:: Task statement ::
Among the lines below, count those with the word "units". Answer with the number only.

(Stored data)
================

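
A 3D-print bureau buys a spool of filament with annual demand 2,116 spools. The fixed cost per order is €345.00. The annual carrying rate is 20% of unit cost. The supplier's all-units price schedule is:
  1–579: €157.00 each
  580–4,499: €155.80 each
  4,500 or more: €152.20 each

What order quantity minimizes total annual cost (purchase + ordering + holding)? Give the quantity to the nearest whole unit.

Q* ≈ 216 spools

Holding cost per unit per year at price C is H = 0.20·C.
For each price level, check whether its EOQ is feasible; otherwise the best quantity at that price is the breakpoint.
EOQ at €157.00 = 215.6 (feasible in tier 1): TC = 2,116×€157.00 + (2,116/215.6)×345 + (215.6/2)×0.20×€157.00 = €338,982.91.
EOQ at €155.80 = 216.5 < 580, so use break Q=580: TC = 2,116×€155.80 + (2,116/580.0)×345 + (580.0/2)×0.20×€155.80 = €339,967.86.
EOQ at €152.20 = 219.0 < 4500, so use break Q=4500: TC = 2,116×€152.20 + (2,116/4500.0)×345 + (4500.0/2)×0.20×€152.20 = €390,707.43.
Lowest total cost is €338,982.91 at Q = 215.6.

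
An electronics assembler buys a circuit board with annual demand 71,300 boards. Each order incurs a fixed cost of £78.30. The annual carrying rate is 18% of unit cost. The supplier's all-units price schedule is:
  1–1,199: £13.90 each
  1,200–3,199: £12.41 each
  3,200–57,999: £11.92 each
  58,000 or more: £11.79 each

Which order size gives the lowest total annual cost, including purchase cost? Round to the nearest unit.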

================

:: Result for this task ::
2